WORK INSTRUCTIONS »
Wherever the string "index" shows up in the records below, return that line.

* * * * * * *

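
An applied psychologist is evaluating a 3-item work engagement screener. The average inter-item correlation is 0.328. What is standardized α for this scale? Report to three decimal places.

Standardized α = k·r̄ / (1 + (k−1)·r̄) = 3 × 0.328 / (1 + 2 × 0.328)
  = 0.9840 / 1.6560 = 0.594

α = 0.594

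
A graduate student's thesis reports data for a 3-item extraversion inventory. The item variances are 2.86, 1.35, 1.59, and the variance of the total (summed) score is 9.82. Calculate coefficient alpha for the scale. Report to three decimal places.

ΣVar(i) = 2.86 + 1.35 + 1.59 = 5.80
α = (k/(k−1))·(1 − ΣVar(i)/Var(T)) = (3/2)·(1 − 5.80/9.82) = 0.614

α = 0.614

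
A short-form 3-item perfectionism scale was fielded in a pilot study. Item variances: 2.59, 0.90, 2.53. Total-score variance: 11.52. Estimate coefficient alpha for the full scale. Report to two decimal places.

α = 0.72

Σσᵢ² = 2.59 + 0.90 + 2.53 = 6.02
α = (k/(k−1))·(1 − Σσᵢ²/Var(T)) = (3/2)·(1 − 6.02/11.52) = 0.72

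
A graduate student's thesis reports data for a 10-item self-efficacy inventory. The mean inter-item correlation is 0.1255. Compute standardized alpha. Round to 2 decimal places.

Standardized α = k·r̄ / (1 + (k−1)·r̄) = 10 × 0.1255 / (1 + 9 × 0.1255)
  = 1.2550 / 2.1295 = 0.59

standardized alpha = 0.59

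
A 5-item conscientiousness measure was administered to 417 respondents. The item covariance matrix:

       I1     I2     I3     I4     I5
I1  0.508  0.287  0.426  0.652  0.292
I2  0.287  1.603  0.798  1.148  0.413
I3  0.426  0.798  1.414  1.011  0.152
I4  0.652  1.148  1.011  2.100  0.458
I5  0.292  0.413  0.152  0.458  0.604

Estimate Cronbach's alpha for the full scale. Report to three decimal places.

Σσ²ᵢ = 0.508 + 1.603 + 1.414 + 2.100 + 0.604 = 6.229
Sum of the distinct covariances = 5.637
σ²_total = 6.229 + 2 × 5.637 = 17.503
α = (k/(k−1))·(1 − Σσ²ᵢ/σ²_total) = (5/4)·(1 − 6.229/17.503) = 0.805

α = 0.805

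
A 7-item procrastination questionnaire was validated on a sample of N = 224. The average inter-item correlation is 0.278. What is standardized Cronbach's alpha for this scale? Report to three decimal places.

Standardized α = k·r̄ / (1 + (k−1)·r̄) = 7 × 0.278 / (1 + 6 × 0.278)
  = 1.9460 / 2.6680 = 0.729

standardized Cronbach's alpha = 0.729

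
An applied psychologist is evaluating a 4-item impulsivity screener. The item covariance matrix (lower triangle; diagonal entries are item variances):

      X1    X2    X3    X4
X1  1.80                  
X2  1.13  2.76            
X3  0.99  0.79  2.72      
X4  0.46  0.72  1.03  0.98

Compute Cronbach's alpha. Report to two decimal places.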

* * * * * * *

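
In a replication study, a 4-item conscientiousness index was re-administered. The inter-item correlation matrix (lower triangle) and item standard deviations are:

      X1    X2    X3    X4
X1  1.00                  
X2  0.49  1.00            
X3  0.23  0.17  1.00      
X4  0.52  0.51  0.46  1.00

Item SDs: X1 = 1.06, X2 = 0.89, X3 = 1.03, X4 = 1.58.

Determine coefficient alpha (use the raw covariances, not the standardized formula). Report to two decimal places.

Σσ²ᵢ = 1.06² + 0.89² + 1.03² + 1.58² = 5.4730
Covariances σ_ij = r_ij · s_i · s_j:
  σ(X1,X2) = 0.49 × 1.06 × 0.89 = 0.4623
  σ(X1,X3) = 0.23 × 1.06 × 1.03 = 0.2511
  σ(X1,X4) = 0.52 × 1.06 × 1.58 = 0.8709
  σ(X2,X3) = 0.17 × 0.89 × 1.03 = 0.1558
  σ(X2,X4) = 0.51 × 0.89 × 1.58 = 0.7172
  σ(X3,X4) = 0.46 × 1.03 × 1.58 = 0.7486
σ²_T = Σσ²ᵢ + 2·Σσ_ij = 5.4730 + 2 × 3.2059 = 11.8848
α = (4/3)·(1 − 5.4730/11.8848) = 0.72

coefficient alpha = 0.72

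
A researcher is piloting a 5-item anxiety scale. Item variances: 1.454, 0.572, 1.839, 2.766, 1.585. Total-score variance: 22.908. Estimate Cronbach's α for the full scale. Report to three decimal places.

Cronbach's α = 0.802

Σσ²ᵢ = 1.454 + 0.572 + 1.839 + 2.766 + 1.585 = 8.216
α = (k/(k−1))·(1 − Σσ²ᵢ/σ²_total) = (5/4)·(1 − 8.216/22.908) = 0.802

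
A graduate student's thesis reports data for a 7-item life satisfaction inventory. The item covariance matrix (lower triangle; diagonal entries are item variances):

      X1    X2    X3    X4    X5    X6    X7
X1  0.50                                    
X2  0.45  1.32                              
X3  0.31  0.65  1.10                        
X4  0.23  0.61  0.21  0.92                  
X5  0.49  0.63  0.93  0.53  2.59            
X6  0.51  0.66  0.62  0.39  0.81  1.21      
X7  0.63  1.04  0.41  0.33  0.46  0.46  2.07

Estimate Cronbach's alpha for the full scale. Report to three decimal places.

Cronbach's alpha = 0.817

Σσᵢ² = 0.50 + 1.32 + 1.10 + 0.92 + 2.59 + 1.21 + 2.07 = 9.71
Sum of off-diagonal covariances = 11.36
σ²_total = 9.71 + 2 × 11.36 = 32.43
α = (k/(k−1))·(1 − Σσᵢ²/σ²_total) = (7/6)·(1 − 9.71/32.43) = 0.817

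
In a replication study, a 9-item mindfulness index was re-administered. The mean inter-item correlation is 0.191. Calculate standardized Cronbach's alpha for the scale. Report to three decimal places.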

* * * * * * *

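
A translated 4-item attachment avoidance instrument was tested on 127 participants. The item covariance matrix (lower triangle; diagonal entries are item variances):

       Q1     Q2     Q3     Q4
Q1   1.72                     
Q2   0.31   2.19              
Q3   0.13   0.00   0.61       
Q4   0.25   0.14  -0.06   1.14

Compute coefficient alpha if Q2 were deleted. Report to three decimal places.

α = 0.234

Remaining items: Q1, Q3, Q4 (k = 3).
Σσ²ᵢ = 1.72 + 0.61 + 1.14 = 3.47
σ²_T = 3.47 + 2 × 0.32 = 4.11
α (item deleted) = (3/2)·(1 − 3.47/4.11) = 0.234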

* * * * * * *

WORKED SOLUTION »
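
In a replication study, a 4-item conscientiousness index was re-administered. The inter-item correlation matrix (lower triangle) and item standard deviations are:
In a replication study, a 9-item mindfulness index was re-administered. The mean inter-item correlation is 0.191. Calculate standardized Cronbach's alpha for the scale. Report to three decimal places.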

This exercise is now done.